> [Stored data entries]
--*--

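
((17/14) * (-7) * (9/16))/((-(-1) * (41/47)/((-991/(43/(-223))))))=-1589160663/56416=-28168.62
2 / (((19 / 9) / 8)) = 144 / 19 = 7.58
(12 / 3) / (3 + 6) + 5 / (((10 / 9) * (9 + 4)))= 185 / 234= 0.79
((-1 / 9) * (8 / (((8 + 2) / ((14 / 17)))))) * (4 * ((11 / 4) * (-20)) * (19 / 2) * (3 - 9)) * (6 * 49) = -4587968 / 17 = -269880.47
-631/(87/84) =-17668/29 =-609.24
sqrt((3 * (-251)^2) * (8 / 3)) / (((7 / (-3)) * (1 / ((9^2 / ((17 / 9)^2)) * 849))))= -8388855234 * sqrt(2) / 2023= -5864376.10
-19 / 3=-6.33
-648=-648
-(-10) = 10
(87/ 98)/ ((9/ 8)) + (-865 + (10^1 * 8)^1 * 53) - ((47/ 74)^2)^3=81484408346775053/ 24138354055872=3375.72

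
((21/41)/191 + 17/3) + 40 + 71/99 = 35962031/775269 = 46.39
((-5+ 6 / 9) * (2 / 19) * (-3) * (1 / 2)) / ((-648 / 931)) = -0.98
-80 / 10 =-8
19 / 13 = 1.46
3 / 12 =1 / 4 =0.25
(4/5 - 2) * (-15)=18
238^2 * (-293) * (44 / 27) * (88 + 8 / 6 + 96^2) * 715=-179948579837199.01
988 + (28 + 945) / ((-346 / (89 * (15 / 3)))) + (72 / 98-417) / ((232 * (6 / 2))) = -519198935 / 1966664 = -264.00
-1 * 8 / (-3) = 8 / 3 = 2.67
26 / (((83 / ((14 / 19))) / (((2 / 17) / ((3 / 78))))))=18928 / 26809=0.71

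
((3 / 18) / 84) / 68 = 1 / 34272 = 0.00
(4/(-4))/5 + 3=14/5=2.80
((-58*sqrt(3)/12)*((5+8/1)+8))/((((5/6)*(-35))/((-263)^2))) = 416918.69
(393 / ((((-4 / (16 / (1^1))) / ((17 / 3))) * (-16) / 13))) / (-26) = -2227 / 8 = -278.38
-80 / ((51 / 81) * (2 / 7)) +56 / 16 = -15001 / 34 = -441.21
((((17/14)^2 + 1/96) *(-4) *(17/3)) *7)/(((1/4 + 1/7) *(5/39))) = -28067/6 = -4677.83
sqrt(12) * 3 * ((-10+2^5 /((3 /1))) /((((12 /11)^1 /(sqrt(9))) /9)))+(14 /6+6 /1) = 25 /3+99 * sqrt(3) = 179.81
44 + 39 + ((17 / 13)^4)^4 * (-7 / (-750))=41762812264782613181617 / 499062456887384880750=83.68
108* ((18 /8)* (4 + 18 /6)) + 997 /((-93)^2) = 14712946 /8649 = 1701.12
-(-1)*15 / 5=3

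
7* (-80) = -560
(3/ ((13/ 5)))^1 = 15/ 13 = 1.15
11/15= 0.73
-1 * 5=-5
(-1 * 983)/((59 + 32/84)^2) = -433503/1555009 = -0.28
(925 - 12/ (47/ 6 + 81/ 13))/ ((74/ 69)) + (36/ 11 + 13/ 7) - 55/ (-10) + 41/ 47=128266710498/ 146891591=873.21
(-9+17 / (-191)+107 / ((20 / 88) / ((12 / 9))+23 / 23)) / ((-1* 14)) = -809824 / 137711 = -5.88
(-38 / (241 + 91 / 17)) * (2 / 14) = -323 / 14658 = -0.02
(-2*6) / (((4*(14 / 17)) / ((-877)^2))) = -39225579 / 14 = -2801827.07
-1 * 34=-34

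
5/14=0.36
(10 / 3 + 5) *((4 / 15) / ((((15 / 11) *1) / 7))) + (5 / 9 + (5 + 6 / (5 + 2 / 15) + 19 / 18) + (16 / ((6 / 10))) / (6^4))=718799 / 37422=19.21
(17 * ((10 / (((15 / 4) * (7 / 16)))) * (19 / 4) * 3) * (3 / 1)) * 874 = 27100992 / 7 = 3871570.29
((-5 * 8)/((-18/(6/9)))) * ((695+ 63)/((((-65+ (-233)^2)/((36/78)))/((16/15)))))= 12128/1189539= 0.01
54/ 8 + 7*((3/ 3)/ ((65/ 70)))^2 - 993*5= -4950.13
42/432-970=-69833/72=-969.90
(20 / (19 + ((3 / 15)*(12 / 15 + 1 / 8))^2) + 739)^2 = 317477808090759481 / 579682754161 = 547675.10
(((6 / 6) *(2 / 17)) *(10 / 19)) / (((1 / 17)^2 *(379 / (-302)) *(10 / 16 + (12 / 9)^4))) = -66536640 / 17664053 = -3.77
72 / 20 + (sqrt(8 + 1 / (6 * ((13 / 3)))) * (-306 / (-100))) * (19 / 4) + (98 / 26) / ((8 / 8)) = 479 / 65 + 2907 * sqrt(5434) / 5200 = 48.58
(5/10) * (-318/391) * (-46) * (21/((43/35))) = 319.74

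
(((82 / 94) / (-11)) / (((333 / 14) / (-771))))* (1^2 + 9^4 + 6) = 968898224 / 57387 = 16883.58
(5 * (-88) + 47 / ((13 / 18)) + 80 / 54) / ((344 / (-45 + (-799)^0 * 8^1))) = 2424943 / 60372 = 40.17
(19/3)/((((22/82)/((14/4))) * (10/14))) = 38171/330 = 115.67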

--*--

> [Assigned task] The required output is the exact run of lines from the beginning of the records to the line with "((((17/14)^2 + 1/96)", that line included.

> [Written solution]
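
((17/14) * (-7) * (9/16))/((-(-1) * (41/47)/((-991/(43/(-223))))))=-1589160663/56416=-28168.62
2 / (((19 / 9) / 8)) = 144 / 19 = 7.58
(12 / 3) / (3 + 6) + 5 / (((10 / 9) * (9 + 4)))= 185 / 234= 0.79
((-1 / 9) * (8 / (((8 + 2) / ((14 / 17)))))) * (4 * ((11 / 4) * (-20)) * (19 / 2) * (3 - 9)) * (6 * 49) = -4587968 / 17 = -269880.47
-631/(87/84) =-17668/29 =-609.24
sqrt((3 * (-251)^2) * (8 / 3)) / (((7 / (-3)) * (1 / ((9^2 / ((17 / 9)^2)) * 849))))= -8388855234 * sqrt(2) / 2023= -5864376.10
-19 / 3=-6.33
-648=-648
-(-10) = 10
(87/ 98)/ ((9/ 8)) + (-865 + (10^1 * 8)^1 * 53) - ((47/ 74)^2)^3=81484408346775053/ 24138354055872=3375.72

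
((21/41)/191 + 17/3) + 40 + 71/99 = 35962031/775269 = 46.39
((-5+ 6 / 9) * (2 / 19) * (-3) * (1 / 2)) / ((-648 / 931)) = -0.98
-80 / 10 =-8
19 / 13 = 1.46
3 / 12 =1 / 4 =0.25
(4/5 - 2) * (-15)=18
238^2 * (-293) * (44 / 27) * (88 + 8 / 6 + 96^2) * 715=-179948579837199.01
988 + (28 + 945) / ((-346 / (89 * (15 / 3)))) + (72 / 98-417) / ((232 * (6 / 2))) = -519198935 / 1966664 = -264.00
-1 * 8 / (-3) = 8 / 3 = 2.67
26 / (((83 / ((14 / 19))) / (((2 / 17) / ((3 / 78))))))=18928 / 26809=0.71

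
((3 / 18) / 84) / 68 = 1 / 34272 = 0.00
(4/(-4))/5 + 3=14/5=2.80
((-58*sqrt(3)/12)*((5+8/1)+8))/((((5/6)*(-35))/((-263)^2))) = 416918.69
(393 / ((((-4 / (16 / (1^1))) / ((17 / 3))) * (-16) / 13))) / (-26) = -2227 / 8 = -278.38
-80 / ((51 / 81) * (2 / 7)) +56 / 16 = -15001 / 34 = -441.21
((((17/14)^2 + 1/96) *(-4) *(17/3)) *7)/(((1/4 + 1/7) *(5/39))) = -28067/6 = -4677.83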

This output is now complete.